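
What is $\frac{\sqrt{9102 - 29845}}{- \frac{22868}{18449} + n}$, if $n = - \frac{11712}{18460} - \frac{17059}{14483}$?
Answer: $- \frac{176159077315 i \sqrt{20743}}{537609626943} \approx - 47.193 i$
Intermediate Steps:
$n = - \frac{17304787}{9548435}$ ($n = \left(-11712\right) \frac{1}{18460} - \frac{2437}{2069} = - \frac{2928}{4615} - \frac{2437}{2069} = - \frac{17304787}{9548435} \approx -1.8123$)
$\frac{\sqrt{9102 - 29845}}{- \frac{22868}{18449} + n} = \frac{\sqrt{9102 - 29845}}{- \frac{22868}{18449} - \frac{17304787}{9548435}} = \frac{\sqrt{-20743}}{\left(-22868\right) \frac{1}{18449} - \frac{17304787}{9548435}} = \frac{i \sqrt{20743}}{- \frac{22868}{18449} - \frac{17304787}{9548435}} = \frac{i \sqrt{20743}}{- \frac{537609626943}{176159077315}} = i \sqrt{20743} \left(- \frac{176159077315}{537609626943}\right) = - \frac{176159077315 i \sqrt{20743}}{537609626943}$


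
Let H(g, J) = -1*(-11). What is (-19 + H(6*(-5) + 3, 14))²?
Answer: 64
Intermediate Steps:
H(g, J) = 11
(-19 + H(6*(-5) + 3, 14))² = (-19 + 11)² = (-8)² = 64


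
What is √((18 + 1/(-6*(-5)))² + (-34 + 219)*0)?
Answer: 541/30 ≈ 18.033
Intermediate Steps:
√((18 + 1/(-6*(-5)))² + (-34 + 219)*0) = √((18 + 1/30)² + 185*0) = √((18 + 1*(1/30))² + 0) = √((18 + 1/30)² + 0) = √((541/30)² + 0) = √(292681/900 + 0) = √(292681/900) = 541/30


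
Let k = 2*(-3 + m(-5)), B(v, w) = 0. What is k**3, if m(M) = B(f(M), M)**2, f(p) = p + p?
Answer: -216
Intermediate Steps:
f(p) = 2*p
m(M) = 0 (m(M) = 0**2 = 0)
k = -6 (k = 2*(-3 + 0) = 2*(-3) = -6)
k**3 = (-6)**3 = -216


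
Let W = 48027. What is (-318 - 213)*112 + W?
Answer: -11445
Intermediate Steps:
(-318 - 213)*112 + W = (-318 - 213)*112 + 48027 = -531*112 + 48027 = -59472 + 48027 = -11445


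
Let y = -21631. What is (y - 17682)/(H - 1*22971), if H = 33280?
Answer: -39313/10309 ≈ -3.8135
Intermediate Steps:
(y - 17682)/(H - 1*22971) = (-21631 - 17682)/(33280 - 1*22971) = -39313/(33280 - 22971) = -39313/10309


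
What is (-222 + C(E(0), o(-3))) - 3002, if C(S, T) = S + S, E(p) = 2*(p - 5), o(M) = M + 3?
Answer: -3244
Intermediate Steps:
o(M) = 3 + M
E(p) = -10 + 2*p (E(p) = 2*(-5 + p) = -10 + 2*p)
C(S, T) = 2*S
(-222 + C(E(0), o(-3))) - 3002 = (-222 + 2*(-10 + 2*0)) - 3002 = (-222 + 2*(-10 + 0)) - 3002 = (-222 + 2*(-10)) - 3002 = (-222 - 20) - 3002 = -242 - 3002 = -3244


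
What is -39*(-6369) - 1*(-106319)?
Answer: 354710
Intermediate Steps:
-39*(-6369) - 1*(-106319) = 248391 + 106319 = 354710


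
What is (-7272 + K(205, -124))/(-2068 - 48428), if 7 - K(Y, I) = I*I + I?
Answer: 22517/50496 ≈ 0.44592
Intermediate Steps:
K(Y, I) = 7 - I - I**2 (K(Y, I) = 7 - (I*I + I) = 7 - (I**2 + I) = 7 - (I + I**2) = 7 + (-I - I**2) = 7 - I - I**2)
(-7272 + K(205, -124))/(-2068 - 48428) = (-7272 + (7 - 1*(-124) - 1*(-124)**2))/(-2068 - 48428) = (-7272 + (7 + 124 - 1*15376))/(-50496) = (-7272 + (7 + 124 - 15376))*(-1/50496) = (-7272 - 15245)*(-1/50496) = -22517*(-1/50496) = 22517/50496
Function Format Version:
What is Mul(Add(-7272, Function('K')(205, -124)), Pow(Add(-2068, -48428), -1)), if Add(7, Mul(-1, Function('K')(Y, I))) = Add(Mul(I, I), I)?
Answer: Rational(22517, 50496) ≈ 0.44592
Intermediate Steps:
Function('K')(Y, I) = Add(7, Mul(-1, I), Mul(-1, Pow(I, 2))) (Function('K')(Y, I) = Add(7, Mul(-1, Add(Mul(I, I), I))) = Add(7, Mul(-1, Add(Pow(I, 2), I))) = Add(7, Mul(-1, Add(I, Pow(I, 2)))) = Add(7, Add(Mul(-1, I), Mul(-1, Pow(I, 2)))) = Add(7, Mul(-1, I), Mul(-1, Pow(I, 2))))
Mul(Add(-7272, Function('K')(205, -124)), Pow(Add(-2068, -48428), -1)) = Mul(Add(-7272, Add(7, Mul(-1, -124), Mul(-1, Pow(-124, 2)))), Pow(Add(-2068, -48428), -1)) = Mul(Add(-7272, Add(7, 124, Mul(-1, 15376))), Pow(-50496, -1)) = Mul(Add(-7272, Add(7, 124, -15376)), Rational(-1, 50496)) = Mul(Add(-7272, -15245), Rational(-1, 50496)) = Mul(-22517, Rational(-1, 50496)) = Rational(22517, 50496)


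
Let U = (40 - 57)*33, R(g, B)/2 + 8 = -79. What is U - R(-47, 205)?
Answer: -387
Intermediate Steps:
R(g, B) = -174 (R(g, B) = -16 + 2*(-79) = -16 - 158 = -174)
U = -561 (U = -17*33 = -561)
U - R(-47, 205) = -561 - 1*(-174) = -561 + 174 = -387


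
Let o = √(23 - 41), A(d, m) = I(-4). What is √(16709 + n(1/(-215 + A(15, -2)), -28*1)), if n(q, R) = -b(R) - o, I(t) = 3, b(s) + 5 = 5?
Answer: √(16709 - 3*I*√2) ≈ 129.26 - 0.016*I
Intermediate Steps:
b(s) = 0 (b(s) = -5 + 5 = 0)
A(d, m) = 3
o = 3*I*√2 (o = √(-18) = 3*I*√2 ≈ 4.2426*I)
n(q, R) = -3*I*√2 (n(q, R) = -1*0 - 3*I*√2 = 0 - 3*I*√2 = -3*I*√2)
√(16709 + n(1/(-215 + A(15, -2)), -28*1)) = √(16709 - 3*I*√2)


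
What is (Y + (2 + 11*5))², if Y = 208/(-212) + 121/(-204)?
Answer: 359116143169/116899344 ≈ 3072.0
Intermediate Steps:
Y = -17021/10812 (Y = 208*(-1/212) + 121*(-1/204) = -52/53 - 121/204 = -17021/10812 ≈ -1.5743)
(Y + (2 + 11*5))² = (-17021/10812 + (2 + 11*5))² = (-17021/10812 + (2 + 55))² = (-17021/10812 + 57)² = (599263/10812)² = 359116143169/116899344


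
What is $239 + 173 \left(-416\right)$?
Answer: $-71729$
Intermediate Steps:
$239 + 173 \left(-416\right) = 239 - 71968 = -71729$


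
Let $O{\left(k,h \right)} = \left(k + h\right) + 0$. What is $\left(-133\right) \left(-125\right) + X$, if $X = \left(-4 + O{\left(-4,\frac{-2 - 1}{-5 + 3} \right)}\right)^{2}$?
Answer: $\frac{66669}{4} \approx 16667.0$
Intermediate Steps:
$O{\left(k,h \right)} = h + k$ ($O{\left(k,h \right)} = \left(h + k\right) + 0 = h + k$)
$X = \frac{169}{4}$ ($X = \left(-4 - \left(4 - \frac{-2 - 1}{-5 + 3}\right)\right)^{2} = \left(-4 - \left(4 + \frac{3}{-2}\right)\right)^{2} = \left(-4 - \frac{5}{2}\right)^{2} = \left(- \frac{13}{2}\right)^{2} = \frac{169}{4} \approx 42.25$)
$\left(-133\right) \left(-125\right) + X = \left(-133\right) \left(-125\right) + \frac{169}{4} = 16625 + \frac{169}{4} = \frac{66669}{4}$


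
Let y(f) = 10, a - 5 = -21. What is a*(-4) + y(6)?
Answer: 74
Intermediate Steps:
a = -16 (a = 5 - 21 = -16)
a*(-4) + y(6) = -16*(-4) + 10 = 64 + 10 = 74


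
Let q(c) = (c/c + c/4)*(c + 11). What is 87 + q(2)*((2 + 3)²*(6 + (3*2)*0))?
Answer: 3012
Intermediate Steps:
q(c) = (1 + c/4)*(11 + c) (q(c) = (1 + c*(¼))*(11 + c) = (1 + c/4)*(11 + c))
87 + q(2)*((2 + 3)²*(6 + (3*2)*0)) = 87 + (11 + (¼)*2² + (15/4)*2)*((2 + 3)²*(6 + (3*2)*0)) = 87 + (11 + (¼)*4 + 15/2)*(5²*(6 + 6*0)) = 87 + (11 + 1 + 15/2)*(25*(6 + 0)) = 87 + 39*(25*6)/2 = 87 + (39/2)*150 = 87 + 2925 = 3012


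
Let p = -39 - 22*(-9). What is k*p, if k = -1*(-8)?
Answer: 1272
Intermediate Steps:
p = 159 (p = -39 + 198 = 159)
k = 8
k*p = 8*159 = 1272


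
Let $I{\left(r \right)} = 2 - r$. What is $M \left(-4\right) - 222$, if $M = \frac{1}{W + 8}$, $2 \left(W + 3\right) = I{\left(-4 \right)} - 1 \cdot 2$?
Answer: $- \frac{1558}{7} \approx -222.57$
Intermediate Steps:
$W = -1$ ($W = -3 + \frac{\left(2 - -4\right) - 1 \cdot 2}{2} = -3 + \frac{\left(2 + 4\right) - 2}{2} = -3 + \frac{6 - 2}{2} = -3 + \frac{1}{2} \cdot 4 = -3 + 2 = -1$)
$M = \frac{1}{7}$ ($M = \frac{1}{-1 + 8} = \frac{1}{7} \approx 0.14286$)
$M \left(-4\right) - 222 = \frac{1}{7} \left(-4\right) - 222 = - \frac{4}{7} - 222 = - \frac{1558}{7}$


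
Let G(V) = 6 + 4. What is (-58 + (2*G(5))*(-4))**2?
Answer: 19044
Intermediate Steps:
G(V) = 10
(-58 + (2*G(5))*(-4))**2 = (-58 + (2*10)*(-4))**2 = (-58 + 20*(-4))**2 = (-58 - 80)**2 = (-138)**2 = 19044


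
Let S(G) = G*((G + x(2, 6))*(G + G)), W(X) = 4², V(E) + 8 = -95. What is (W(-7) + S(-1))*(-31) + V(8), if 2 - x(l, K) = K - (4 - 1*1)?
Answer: -475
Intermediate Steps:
V(E) = -103 (V(E) = -8 - 95 = -103)
x(l, K) = 5 - K (x(l, K) = 2 - (K - (4 - 1*1)) = 2 - (K - (4 - 1)) = 2 - (K - 1*3) = 2 - (K - 3) = 2 - (-3 + K) = 2 + (3 - K) = 5 - K)
W(X) = 16
S(G) = 2*G²*(-1 + G) (S(G) = G*((G + (5 - 1*6))*(G + G)) = G*((G + (5 - 6))*(2*G)) = G*((G - 1)*(2*G)) = G*((-1 + G)*(2*G)) = G*(2*G*(-1 + G)) = 2*G²*(-1 + G))
(W(-7) + S(-1))*(-31) + V(8) = (16 + 2*(-1)²*(-1 - 1))*(-31) - 103 = (16 + 2*1*(-2))*(-31) - 103 = (16 - 4)*(-31) - 103 = 12*(-31) - 103 = -372 - 103 = -475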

◆ ◆ ◆ ◆

■ TASK ITEM ■
Nothing but the lines above from the one containing "1 \cdot 2$?" through the one containing "Answer: -475" should appear in the answer, each repeated exactly.

■ OUTPUT OF THE TASK ■
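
Let $I{\left(r \right)} = 2 - r$. What is $M \left(-4\right) - 222$, if $M = \frac{1}{W + 8}$, $2 \left(W + 3\right) = I{\left(-4 \right)} - 1 \cdot 2$?
Answer: $- \frac{1558}{7} \approx -222.57$
Intermediate Steps:
$W = -1$ ($W = -3 + \frac{\left(2 - -4\right) - 1 \cdot 2}{2} = -3 + \frac{\left(2 + 4\right) - 2}{2} = -3 + \frac{6 - 2}{2} = -3 + \frac{1}{2} \cdot 4 = -3 + 2 = -1$)
$M = \frac{1}{7}$ ($M = \frac{1}{-1 + 8} = \frac{1}{7} \approx 0.14286$)
$M \left(-4\right) - 222 = \frac{1}{7} \left(-4\right) - 222 = - \frac{4}{7} - 222 = - \frac{1558}{7}$


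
Let G(V) = 6 + 4. What is (-58 + (2*G(5))*(-4))**2?
Answer: 19044
Intermediate Steps:
G(V) = 10
(-58 + (2*G(5))*(-4))**2 = (-58 + (2*10)*(-4))**2 = (-58 + 20*(-4))**2 = (-58 - 80)**2 = (-138)**2 = 19044


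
Let S(G) = G*((G + x(2, 6))*(G + G)), W(X) = 4², V(E) + 8 = -95. What is (W(-7) + S(-1))*(-31) + V(8), if 2 - x(l, K) = K - (4 - 1*1)?
Answer: -475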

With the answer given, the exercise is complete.